Work task :: The string "observes" may appear in lines of the listing. Report each line where it does.

Stored data ::
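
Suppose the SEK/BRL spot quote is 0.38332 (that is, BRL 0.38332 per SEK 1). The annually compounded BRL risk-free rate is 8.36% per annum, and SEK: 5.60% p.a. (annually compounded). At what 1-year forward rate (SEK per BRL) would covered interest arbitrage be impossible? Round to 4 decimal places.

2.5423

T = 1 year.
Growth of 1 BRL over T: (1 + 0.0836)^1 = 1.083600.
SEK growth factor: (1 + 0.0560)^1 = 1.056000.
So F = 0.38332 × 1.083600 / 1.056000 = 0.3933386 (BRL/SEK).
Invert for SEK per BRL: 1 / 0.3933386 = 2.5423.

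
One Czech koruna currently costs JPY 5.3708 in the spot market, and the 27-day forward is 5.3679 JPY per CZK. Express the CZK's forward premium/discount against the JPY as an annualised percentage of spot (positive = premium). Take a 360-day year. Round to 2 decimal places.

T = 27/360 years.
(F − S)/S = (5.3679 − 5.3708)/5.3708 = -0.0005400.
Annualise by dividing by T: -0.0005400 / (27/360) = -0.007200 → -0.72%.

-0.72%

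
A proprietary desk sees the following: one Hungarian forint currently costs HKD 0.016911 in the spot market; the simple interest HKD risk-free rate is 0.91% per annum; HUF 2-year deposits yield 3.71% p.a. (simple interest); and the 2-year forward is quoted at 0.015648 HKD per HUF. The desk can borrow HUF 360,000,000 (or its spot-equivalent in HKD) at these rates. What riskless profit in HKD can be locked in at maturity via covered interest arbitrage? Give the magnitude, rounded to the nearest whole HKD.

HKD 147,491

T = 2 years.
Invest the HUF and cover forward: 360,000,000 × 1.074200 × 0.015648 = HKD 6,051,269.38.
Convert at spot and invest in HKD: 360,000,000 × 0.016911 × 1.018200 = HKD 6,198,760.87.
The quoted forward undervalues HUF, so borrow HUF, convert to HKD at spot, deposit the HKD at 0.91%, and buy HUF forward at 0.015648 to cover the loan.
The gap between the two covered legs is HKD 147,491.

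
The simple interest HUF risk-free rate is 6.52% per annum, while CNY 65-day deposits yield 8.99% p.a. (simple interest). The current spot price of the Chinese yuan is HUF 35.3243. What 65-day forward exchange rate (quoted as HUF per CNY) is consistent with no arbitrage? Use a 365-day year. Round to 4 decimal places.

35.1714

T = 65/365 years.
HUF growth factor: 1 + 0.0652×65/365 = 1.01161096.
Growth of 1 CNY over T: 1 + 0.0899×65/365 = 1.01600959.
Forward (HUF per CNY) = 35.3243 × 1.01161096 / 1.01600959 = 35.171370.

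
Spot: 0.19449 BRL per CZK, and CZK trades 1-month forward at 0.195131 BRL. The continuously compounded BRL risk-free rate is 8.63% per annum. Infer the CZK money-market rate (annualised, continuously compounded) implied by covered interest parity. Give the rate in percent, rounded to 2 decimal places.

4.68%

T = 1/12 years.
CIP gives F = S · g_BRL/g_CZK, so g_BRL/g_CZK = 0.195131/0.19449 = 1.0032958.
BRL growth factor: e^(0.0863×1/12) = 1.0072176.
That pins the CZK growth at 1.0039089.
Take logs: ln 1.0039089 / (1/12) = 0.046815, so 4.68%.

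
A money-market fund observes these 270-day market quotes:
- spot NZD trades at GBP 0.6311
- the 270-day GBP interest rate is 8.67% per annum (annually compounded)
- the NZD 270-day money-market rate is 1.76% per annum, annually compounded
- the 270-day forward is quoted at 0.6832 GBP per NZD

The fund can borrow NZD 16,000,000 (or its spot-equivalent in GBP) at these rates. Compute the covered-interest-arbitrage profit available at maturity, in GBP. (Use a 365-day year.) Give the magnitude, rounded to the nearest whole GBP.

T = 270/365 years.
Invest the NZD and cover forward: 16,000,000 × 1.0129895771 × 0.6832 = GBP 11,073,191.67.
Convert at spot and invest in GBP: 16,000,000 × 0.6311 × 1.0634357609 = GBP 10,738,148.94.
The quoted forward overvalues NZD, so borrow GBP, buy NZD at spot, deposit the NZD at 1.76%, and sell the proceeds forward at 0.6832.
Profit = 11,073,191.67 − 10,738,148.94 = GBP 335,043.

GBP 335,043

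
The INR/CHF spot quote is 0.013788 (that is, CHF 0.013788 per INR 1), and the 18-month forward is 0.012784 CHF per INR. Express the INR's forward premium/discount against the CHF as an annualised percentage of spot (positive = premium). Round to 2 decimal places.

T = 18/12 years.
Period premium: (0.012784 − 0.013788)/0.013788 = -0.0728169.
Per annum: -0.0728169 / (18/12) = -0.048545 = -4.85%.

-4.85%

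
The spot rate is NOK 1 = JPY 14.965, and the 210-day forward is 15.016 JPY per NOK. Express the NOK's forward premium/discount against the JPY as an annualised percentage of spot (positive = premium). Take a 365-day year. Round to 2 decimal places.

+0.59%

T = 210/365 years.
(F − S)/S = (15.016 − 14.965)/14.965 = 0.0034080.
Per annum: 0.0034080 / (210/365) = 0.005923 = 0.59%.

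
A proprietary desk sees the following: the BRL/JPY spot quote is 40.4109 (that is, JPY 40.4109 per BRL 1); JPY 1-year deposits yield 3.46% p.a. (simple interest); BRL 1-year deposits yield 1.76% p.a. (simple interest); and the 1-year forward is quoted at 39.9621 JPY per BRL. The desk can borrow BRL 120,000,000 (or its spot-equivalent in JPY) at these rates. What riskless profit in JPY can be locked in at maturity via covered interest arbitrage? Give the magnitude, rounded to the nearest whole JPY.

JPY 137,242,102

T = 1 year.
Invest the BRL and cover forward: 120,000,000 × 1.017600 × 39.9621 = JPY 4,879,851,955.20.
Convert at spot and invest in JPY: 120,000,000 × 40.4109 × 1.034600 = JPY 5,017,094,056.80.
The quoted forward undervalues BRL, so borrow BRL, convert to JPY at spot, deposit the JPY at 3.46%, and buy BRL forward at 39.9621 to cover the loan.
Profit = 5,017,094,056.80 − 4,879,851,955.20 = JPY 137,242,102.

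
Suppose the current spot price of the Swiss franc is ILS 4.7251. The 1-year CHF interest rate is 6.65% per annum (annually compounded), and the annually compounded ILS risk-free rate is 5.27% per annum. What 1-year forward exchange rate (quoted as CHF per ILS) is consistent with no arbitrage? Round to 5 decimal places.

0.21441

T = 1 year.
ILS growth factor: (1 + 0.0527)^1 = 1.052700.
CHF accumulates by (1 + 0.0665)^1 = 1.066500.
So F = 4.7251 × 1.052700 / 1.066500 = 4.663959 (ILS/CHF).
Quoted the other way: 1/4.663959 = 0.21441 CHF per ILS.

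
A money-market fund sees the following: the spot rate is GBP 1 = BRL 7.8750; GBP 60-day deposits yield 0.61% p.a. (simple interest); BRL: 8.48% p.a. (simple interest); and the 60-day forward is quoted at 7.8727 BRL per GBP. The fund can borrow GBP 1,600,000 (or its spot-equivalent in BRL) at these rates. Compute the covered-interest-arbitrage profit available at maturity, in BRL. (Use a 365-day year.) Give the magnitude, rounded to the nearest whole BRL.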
---
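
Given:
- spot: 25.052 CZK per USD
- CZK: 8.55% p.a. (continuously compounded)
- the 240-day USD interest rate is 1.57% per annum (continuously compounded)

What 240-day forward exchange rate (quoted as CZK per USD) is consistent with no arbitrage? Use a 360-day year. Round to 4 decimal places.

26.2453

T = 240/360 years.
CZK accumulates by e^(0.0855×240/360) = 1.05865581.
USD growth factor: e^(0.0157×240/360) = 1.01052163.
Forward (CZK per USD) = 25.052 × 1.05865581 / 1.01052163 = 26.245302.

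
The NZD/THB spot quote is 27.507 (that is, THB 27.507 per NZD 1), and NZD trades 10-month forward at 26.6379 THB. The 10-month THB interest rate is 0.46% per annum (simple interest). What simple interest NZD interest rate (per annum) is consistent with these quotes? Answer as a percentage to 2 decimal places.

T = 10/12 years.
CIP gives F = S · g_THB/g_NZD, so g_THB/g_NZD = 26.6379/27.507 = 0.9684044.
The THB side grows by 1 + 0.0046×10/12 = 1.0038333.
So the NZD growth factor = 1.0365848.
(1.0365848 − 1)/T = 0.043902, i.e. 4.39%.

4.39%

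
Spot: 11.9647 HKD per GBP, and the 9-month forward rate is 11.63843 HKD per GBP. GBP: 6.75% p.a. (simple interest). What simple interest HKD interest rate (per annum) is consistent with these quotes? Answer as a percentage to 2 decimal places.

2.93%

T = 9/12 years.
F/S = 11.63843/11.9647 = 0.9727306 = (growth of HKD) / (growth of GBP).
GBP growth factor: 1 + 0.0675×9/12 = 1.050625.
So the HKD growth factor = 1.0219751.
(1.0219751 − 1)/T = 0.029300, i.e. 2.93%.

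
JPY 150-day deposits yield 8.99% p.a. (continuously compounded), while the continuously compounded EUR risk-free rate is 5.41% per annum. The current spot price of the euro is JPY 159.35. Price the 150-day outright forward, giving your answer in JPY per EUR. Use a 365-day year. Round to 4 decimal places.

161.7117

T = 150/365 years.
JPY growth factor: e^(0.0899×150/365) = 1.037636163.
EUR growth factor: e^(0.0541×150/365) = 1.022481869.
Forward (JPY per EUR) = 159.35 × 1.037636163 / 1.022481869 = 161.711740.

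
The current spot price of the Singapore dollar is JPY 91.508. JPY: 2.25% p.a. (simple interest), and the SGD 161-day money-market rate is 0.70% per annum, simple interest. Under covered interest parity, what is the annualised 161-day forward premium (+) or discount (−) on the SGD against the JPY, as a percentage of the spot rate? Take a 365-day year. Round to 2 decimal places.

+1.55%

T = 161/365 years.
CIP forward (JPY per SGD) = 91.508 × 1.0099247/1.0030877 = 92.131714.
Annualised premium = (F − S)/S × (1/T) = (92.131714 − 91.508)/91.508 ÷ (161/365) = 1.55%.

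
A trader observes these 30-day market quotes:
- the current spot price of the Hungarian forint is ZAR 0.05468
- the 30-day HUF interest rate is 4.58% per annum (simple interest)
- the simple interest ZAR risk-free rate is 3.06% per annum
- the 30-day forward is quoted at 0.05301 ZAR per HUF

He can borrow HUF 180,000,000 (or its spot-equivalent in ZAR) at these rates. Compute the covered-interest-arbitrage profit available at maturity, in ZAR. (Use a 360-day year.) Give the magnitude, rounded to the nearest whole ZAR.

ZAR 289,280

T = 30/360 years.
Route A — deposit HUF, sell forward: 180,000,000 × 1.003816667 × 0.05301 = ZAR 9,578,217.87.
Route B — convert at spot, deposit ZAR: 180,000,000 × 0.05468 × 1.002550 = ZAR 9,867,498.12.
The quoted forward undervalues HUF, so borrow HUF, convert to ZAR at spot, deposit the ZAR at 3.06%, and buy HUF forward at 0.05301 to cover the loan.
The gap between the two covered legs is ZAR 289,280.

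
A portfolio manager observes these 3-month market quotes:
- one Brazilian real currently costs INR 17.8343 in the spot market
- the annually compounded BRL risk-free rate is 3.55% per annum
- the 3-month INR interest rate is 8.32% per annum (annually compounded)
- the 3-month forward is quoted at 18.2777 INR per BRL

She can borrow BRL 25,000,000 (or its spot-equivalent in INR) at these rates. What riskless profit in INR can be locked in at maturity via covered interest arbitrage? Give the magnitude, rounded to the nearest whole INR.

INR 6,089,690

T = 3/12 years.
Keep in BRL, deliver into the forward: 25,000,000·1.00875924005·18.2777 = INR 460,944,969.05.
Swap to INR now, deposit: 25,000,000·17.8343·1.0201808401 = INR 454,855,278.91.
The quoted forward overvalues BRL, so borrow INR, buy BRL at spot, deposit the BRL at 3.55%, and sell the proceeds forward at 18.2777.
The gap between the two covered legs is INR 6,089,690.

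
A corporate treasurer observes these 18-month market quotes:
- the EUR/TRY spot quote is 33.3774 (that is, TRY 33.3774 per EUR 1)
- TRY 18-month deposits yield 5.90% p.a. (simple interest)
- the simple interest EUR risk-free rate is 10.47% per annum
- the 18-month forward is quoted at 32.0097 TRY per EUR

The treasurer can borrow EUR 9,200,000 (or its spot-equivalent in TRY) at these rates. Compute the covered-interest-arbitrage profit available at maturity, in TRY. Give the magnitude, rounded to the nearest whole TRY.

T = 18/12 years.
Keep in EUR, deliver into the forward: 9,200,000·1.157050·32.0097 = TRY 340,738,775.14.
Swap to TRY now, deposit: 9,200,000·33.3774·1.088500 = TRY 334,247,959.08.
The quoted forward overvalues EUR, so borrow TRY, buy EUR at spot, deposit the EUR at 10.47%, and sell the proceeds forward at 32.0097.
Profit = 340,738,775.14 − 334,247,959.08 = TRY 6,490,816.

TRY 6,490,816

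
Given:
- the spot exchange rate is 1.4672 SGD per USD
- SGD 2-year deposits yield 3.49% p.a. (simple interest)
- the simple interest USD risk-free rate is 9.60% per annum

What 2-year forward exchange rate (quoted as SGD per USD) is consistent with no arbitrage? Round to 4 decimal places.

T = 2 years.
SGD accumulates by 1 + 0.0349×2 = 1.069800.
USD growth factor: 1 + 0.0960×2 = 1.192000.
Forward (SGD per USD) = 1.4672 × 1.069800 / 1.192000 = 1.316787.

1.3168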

Exercise response ::
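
A money-market fund observes these 270-day market quotes:
A trader observes these 30-day market quotes:
A portfolio manager observes these 3-month market quotes:
A corporate treasurer observes these 18-month market quotes: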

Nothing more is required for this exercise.